Required work
Your task is to reproduce, exactly and only, the lines running from the line containing "Does 262*y = 46" to the end of the data below, both included.

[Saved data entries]

================================

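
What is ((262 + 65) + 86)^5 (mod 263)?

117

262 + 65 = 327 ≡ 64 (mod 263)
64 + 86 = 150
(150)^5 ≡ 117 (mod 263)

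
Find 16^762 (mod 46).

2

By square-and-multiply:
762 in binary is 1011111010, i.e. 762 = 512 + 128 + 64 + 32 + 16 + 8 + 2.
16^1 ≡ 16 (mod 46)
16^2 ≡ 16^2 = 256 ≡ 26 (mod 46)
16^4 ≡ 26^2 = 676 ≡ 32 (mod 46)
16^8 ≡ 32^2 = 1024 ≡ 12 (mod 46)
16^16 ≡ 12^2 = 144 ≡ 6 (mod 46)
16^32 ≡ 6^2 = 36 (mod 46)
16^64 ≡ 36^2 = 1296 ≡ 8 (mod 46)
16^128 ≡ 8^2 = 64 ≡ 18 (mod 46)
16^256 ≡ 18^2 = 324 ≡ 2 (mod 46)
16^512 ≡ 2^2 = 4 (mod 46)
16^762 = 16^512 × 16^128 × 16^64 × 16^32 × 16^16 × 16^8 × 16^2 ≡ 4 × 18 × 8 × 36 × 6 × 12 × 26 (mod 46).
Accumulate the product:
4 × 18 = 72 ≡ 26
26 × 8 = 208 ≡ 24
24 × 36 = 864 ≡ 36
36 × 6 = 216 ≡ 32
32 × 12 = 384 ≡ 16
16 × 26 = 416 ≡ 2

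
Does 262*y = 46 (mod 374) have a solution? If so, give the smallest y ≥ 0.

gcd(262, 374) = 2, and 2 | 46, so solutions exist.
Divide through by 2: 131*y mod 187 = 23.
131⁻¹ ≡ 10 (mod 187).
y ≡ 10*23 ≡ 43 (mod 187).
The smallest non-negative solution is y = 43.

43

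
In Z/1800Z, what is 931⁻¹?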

================================

Solution
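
Does 262*y = 46 (mod 374) have a solution? If so, give the smallest y ≥ 0.

gcd(262, 374) = 2, and 2 | 46, so solutions exist.
Divide through by 2: 131*y mod 187 = 23.
131⁻¹ ≡ 10 (mod 187).
y ≡ 10*23 ≡ 43 (mod 187).
The smallest non-negative solution is y = 43.

43

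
In Z/1800Z, what is 931⁻¹?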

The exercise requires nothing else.